__Stored data__:
━━━━━━━━━━━━━━━━

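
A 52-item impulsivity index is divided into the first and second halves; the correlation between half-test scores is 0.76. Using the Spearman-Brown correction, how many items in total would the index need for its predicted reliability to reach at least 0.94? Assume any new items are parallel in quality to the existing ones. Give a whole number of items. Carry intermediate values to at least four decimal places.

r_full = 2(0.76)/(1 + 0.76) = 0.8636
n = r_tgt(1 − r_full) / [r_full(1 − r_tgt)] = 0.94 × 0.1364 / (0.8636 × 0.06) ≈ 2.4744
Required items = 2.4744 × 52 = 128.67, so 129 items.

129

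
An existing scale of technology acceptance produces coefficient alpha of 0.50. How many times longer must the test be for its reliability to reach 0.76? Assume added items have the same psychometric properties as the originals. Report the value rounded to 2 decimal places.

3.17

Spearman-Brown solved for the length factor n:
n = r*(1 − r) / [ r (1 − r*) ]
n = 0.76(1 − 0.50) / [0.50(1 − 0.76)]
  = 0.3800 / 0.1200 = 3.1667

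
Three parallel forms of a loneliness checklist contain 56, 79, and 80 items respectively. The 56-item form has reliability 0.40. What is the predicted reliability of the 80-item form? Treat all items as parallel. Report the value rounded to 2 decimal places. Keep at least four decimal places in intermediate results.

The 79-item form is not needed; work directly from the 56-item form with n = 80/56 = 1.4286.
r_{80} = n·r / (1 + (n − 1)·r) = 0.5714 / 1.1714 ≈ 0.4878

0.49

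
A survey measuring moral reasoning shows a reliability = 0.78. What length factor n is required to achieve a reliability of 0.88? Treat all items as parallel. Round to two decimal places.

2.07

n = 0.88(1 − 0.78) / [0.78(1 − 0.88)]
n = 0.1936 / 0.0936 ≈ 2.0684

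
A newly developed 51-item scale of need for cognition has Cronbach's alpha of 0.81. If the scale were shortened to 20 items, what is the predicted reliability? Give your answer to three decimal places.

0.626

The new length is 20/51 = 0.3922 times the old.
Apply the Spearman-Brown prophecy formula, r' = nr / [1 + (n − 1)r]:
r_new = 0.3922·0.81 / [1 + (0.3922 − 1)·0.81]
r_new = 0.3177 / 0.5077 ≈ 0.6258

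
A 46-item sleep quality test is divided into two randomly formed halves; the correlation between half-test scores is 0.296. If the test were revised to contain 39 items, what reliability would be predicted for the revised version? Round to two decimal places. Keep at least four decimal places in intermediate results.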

━━━━━━━━━━━━━━━━

__Your assignment__: Your answer should hold exactly the lines from the one containing "Three parallel forms" to the last line of the data, both included, and no others.

__Response area__:
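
Three parallel forms of a loneliness checklist contain 56, 79, and 80 items respectively. The 56-item form has reliability 0.40. What is the predicted reliability of the 80-item form? Treat all items as parallel. Report the value rounded to 2 decimal places. Keep at least four decimal places in intermediate results.

The 79-item form is not needed; work directly from the 56-item form with n = 80/56 = 1.4286.
r_{80} = n·r / (1 + (n − 1)·r) = 0.5714 / 1.1714 ≈ 0.4878

0.49

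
A survey measuring moral reasoning shows a reliability = 0.78. What length factor n is required to achieve a reliability of 0.88? Treat all items as parallel. Round to two decimal places.

2.07

n = 0.88(1 − 0.78) / [0.78(1 − 0.88)]
n = 0.1936 / 0.0936 ≈ 2.0684

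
A newly developed 51-item scale of need for cognition has Cronbach's alpha of 0.81. If the scale were shortened to 20 items, what is the predicted reliability? Give your answer to three decimal places.

0.626

The new length is 20/51 = 0.3922 times the old.
Apply the Spearman-Brown prophecy formula, r' = nr / [1 + (n − 1)r]:
r_new = 0.3922·0.81 / [1 + (0.3922 − 1)·0.81]
r_new = 0.3177 / 0.5077 ≈ 0.6258

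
A 46-item sleep quality test is divided into two randomly formed halves; the correlation between half-test scores is 0.296. If the test were revised to contain 39 items, what reliability would be predicted for the revised version? Round to two decimal places. Keep at least four decimal places in intermediate results.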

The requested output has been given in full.